[Items listed in a dataset]
========

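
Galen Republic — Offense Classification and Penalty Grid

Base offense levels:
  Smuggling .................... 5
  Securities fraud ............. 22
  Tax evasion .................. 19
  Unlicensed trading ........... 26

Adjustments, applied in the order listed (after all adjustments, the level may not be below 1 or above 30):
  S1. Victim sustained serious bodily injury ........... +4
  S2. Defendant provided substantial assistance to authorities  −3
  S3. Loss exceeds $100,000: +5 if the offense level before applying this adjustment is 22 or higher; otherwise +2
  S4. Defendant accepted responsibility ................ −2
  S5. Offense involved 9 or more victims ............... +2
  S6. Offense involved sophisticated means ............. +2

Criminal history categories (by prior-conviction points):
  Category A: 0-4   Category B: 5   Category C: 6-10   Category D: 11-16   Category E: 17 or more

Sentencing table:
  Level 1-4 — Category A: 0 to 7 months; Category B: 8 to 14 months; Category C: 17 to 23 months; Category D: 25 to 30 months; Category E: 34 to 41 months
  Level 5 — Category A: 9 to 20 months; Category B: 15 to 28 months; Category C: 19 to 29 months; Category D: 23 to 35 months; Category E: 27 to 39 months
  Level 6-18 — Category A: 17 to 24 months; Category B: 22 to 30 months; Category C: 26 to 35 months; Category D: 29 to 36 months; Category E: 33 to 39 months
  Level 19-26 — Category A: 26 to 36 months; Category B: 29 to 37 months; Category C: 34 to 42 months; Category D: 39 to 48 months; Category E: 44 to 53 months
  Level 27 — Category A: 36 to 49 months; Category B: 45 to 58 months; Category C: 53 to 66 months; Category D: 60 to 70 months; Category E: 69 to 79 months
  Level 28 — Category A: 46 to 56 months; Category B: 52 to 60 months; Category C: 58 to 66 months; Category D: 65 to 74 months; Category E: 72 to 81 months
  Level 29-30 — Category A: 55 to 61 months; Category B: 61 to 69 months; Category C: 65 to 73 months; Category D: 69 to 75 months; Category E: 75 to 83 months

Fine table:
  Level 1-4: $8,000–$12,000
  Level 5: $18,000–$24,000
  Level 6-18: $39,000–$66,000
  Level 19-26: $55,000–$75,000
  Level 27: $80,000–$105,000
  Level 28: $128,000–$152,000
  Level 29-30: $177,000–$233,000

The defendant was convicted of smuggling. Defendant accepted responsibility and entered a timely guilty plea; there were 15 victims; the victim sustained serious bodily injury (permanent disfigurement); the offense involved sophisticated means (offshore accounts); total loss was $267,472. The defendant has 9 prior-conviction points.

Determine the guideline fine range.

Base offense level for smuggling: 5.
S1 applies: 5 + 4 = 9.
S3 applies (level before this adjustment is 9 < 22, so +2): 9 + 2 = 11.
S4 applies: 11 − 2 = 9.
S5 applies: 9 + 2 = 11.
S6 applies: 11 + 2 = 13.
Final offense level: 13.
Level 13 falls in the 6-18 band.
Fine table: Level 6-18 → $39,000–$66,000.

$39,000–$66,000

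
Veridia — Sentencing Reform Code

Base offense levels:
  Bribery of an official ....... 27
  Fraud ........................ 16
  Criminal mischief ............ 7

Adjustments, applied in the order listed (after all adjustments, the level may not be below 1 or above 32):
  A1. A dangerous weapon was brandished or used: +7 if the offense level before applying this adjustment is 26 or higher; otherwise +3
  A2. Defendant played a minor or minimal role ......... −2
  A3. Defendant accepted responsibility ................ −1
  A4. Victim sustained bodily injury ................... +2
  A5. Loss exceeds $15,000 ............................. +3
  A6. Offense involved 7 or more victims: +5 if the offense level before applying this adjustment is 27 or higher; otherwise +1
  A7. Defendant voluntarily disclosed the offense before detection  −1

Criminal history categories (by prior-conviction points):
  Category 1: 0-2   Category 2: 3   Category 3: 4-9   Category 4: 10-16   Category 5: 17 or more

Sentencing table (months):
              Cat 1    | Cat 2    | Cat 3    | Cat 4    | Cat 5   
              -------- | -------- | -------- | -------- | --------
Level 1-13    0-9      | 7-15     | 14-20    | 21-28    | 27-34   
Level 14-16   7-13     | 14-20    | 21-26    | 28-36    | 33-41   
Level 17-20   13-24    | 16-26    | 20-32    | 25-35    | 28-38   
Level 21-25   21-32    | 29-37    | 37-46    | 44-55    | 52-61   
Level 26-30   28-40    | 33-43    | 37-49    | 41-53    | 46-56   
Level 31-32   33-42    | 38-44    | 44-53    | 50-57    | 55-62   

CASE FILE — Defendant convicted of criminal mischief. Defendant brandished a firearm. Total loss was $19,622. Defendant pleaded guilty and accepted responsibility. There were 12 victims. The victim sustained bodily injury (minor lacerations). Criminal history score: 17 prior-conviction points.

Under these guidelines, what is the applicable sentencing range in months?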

========

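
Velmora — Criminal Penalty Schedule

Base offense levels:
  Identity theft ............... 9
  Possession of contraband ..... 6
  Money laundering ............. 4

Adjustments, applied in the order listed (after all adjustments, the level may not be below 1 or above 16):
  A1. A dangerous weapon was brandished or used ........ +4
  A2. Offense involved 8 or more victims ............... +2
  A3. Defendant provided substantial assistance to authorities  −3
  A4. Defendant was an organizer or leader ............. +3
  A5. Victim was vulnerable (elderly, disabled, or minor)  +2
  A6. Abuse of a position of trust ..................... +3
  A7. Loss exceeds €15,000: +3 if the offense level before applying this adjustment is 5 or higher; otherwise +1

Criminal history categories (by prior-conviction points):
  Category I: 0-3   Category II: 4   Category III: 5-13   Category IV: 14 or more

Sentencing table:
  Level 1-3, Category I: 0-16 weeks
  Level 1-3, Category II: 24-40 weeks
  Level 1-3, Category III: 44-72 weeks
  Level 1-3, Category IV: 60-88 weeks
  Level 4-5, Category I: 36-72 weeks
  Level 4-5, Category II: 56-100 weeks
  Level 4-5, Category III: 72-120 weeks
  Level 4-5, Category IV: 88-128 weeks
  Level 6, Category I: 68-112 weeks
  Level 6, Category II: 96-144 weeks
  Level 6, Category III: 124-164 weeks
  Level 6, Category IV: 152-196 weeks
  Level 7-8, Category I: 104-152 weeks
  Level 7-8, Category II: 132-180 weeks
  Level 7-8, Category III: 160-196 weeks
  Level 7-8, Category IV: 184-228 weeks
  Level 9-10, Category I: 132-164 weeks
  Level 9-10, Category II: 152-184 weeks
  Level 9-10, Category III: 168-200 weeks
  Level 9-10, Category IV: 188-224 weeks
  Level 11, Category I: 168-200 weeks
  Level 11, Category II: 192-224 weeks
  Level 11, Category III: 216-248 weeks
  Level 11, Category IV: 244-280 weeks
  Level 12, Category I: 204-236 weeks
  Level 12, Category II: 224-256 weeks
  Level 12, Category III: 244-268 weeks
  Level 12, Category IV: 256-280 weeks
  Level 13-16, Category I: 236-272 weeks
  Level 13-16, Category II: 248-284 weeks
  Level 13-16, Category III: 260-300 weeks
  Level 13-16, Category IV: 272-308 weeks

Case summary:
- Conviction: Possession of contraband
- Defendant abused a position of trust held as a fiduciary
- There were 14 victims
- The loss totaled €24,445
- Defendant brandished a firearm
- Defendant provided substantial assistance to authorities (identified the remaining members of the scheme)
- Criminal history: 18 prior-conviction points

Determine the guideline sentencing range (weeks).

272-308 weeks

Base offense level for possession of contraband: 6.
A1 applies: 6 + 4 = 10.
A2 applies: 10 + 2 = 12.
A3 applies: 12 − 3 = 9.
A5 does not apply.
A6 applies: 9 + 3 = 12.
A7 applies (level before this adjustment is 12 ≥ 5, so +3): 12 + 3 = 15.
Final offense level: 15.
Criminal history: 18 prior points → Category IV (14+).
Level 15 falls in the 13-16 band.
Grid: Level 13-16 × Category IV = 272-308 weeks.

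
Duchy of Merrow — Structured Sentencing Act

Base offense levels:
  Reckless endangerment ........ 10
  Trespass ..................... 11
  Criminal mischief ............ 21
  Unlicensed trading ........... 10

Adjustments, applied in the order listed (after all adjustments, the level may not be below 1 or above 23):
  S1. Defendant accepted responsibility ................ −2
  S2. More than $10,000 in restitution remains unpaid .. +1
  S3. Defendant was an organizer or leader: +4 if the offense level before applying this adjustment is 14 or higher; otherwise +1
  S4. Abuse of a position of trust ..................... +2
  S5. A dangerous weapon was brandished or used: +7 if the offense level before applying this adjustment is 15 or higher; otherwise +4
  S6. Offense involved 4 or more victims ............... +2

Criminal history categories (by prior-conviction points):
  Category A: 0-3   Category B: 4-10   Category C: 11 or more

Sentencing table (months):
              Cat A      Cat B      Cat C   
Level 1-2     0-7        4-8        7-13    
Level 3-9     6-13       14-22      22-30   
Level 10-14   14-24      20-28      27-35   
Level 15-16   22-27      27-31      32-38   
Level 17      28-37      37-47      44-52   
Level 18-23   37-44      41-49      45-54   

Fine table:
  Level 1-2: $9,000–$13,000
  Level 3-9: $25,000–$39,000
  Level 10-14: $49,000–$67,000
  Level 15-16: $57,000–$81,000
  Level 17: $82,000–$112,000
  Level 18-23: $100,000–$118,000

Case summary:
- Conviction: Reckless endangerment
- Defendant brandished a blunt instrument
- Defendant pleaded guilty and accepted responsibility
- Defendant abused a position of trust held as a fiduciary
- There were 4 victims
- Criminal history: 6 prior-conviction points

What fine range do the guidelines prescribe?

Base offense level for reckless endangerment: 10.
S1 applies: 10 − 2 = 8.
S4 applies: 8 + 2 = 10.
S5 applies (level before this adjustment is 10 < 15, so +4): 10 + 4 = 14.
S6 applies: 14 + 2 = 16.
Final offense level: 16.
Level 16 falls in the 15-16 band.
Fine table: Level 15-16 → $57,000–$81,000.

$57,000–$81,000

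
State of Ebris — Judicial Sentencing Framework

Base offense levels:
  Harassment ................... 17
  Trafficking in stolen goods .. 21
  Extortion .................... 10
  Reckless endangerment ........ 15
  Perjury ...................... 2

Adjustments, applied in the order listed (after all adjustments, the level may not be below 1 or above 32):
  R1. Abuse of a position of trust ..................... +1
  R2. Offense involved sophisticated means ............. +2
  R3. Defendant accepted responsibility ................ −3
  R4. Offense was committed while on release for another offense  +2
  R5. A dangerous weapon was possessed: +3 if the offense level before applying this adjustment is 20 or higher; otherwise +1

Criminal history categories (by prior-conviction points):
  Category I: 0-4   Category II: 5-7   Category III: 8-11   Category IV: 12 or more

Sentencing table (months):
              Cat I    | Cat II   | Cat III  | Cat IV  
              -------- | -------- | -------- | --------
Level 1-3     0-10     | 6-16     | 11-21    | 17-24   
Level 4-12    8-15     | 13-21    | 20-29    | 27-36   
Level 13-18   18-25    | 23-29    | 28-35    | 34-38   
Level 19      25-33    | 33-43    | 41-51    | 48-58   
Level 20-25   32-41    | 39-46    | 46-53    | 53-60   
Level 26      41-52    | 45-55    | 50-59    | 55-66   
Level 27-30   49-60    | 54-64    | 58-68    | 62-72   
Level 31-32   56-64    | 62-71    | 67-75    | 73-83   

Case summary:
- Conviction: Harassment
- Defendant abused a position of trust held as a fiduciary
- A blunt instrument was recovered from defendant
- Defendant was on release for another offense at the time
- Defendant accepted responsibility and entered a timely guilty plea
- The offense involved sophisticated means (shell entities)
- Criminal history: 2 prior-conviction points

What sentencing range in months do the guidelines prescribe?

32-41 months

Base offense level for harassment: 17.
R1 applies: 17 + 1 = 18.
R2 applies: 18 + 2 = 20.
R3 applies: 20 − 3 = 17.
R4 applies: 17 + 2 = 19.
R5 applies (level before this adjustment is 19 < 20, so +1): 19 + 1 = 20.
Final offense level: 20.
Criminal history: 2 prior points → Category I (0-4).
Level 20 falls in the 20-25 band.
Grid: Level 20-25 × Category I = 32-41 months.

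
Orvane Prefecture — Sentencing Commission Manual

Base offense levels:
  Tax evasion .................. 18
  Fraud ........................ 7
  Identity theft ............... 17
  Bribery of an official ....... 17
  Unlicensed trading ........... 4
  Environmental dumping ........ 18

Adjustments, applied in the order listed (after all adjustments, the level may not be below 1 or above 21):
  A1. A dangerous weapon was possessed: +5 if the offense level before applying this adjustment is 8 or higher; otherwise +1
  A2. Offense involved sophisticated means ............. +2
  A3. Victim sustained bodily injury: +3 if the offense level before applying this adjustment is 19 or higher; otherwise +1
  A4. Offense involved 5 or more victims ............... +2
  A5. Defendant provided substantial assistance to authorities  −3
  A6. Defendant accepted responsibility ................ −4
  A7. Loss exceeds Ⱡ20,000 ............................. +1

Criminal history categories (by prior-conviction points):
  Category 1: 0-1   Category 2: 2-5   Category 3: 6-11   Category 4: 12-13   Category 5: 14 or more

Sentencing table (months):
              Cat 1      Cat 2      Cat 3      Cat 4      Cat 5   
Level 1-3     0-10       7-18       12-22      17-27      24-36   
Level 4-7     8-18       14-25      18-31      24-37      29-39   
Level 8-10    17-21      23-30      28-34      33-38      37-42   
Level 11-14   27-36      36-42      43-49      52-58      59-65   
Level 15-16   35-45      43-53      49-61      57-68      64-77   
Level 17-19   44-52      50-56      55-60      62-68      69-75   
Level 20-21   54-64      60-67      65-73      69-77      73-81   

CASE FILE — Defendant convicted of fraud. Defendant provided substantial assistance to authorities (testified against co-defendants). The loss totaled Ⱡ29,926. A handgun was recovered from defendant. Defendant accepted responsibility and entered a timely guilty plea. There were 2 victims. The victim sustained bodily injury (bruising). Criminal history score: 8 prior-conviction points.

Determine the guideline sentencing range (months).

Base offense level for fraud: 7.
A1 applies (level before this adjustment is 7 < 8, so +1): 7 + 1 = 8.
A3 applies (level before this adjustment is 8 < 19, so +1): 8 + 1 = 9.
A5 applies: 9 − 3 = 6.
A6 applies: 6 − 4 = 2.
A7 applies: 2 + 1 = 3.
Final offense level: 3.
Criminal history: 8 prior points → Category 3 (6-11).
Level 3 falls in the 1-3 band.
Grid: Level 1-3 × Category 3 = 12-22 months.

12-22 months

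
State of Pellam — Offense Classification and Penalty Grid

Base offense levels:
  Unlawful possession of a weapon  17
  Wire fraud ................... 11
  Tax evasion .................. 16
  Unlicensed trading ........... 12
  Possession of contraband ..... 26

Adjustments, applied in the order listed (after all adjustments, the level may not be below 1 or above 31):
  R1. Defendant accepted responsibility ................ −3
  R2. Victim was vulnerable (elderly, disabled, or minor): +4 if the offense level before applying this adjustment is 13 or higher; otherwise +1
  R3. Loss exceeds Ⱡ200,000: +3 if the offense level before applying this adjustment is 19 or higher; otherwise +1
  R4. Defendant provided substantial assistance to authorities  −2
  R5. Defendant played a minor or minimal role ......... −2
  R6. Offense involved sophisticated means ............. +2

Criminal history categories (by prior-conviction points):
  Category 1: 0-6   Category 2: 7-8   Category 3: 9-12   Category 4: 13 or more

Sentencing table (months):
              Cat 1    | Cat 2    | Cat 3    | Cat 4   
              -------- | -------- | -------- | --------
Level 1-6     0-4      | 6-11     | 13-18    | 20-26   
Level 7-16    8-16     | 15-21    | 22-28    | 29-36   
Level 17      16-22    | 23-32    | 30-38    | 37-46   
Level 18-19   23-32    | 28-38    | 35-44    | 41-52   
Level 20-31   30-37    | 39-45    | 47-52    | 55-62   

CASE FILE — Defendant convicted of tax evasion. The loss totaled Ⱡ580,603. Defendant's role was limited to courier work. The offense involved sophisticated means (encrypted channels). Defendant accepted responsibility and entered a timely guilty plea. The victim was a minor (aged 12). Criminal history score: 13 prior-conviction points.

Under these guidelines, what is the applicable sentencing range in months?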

========

**About this exercise:** Note how many lines of the records contain the string "above", and give that number with nothing added.

**Result below:** 7